Scan the entries for lines with the word "problem", then copy those lines.

==*==

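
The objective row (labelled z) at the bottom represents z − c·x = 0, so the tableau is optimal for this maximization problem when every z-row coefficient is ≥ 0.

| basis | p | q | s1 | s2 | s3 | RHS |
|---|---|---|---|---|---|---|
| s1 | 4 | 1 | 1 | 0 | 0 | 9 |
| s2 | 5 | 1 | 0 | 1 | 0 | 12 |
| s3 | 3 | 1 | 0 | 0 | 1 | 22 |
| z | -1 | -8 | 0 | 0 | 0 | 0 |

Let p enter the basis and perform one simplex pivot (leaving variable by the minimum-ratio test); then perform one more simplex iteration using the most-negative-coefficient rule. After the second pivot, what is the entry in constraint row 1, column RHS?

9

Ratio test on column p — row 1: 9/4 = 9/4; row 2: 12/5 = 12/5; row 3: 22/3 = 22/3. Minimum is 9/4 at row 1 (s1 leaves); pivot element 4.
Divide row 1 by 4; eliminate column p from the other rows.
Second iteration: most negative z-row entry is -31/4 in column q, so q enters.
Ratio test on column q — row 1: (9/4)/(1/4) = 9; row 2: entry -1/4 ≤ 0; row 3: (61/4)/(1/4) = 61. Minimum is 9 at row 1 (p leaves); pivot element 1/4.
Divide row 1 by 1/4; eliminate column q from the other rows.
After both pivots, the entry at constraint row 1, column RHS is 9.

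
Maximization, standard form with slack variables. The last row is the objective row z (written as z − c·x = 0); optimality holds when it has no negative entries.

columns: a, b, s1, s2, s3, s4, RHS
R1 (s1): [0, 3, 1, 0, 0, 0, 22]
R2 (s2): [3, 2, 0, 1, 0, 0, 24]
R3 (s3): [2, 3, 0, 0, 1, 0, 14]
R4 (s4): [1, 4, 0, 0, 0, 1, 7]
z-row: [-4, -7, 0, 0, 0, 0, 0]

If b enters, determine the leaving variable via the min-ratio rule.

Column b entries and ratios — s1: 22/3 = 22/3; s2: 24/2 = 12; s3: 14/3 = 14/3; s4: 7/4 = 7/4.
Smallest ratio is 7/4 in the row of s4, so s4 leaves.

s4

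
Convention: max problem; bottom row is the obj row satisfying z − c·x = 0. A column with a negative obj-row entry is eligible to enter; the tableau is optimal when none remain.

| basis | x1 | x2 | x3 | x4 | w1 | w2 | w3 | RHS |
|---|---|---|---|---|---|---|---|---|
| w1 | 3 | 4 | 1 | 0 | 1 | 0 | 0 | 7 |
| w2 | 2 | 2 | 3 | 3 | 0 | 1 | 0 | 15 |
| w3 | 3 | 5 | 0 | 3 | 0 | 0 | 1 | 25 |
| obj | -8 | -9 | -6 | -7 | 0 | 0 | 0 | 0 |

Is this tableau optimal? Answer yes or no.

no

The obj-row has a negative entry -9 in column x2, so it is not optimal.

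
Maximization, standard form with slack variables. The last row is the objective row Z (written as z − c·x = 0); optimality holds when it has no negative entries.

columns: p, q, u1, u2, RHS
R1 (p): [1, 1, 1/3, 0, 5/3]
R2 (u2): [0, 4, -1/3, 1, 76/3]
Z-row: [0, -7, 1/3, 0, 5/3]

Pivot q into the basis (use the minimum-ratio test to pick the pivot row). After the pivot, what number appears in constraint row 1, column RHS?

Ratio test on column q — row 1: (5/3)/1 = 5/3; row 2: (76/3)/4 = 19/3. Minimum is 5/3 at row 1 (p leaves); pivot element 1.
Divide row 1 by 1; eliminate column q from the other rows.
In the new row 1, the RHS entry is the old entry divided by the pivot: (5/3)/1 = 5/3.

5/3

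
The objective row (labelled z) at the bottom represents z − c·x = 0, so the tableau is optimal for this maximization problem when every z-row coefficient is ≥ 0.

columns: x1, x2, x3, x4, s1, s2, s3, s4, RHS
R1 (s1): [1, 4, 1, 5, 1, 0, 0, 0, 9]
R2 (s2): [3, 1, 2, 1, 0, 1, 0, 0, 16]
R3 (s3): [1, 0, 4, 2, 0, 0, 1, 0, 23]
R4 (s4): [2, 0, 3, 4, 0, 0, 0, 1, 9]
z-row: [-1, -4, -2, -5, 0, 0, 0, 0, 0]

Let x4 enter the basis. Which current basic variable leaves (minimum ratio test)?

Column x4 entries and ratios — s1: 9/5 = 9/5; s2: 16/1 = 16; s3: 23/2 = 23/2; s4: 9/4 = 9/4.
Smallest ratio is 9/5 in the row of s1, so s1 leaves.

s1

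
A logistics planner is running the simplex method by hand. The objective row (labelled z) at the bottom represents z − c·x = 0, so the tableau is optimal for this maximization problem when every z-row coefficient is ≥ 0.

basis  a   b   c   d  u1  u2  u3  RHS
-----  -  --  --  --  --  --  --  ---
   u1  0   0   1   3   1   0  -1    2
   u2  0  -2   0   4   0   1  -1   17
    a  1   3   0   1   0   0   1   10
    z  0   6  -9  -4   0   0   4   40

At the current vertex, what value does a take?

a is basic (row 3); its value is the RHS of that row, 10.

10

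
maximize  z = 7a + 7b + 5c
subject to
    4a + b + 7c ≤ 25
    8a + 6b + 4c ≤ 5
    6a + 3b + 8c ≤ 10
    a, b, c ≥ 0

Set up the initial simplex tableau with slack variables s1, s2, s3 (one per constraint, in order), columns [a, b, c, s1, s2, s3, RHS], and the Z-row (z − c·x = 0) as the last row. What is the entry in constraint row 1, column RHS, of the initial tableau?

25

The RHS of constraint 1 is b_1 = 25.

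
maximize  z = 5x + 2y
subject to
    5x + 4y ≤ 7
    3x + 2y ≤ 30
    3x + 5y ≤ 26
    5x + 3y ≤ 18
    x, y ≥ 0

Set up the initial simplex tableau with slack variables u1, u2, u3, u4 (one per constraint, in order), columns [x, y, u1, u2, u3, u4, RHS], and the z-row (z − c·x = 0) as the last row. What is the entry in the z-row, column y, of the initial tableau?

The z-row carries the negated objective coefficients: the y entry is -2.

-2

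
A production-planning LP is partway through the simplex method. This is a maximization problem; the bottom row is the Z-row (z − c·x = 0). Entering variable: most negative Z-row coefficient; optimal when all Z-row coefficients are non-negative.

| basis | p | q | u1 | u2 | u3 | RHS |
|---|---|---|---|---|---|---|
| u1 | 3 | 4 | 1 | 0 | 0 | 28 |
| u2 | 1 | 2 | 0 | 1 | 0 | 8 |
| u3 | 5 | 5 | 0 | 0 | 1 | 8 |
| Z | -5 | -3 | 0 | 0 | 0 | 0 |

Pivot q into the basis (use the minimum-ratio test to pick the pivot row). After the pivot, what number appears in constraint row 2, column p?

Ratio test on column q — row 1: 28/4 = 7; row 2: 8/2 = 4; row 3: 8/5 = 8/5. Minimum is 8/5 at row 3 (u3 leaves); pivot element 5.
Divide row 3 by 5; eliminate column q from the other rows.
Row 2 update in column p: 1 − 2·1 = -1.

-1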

==*==

▶ [Answer space]:
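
The objective row (labelled z) at the bottom represents z − c·x = 0, so the tableau is optimal for this maximization problem when every z-row coefficient is ≥ 0.
Convention: max problem; bottom row is the obj row satisfying z − c·x = 0. A column with a negative obj-row entry is eligible to enter; the tableau is optimal when none remain.
The objective row (labelled z) at the bottom represents z − c·x = 0, so the tableau is optimal for this maximization problem when every z-row coefficient is ≥ 0.
A logistics planner is running the simplex method by hand. The objective row (labelled z) at the bottom represents z − c·x = 0, so the tableau is optimal for this maximization problem when every z-row coefficient is ≥ 0.
A production-planning LP is partway through the simplex method. This is a maximization problem; the bottom row is the Z-row (z − c·x = 0). Entering variable: most negative Z-row coefficient; optimal when all Z-row coefficients are non-negative.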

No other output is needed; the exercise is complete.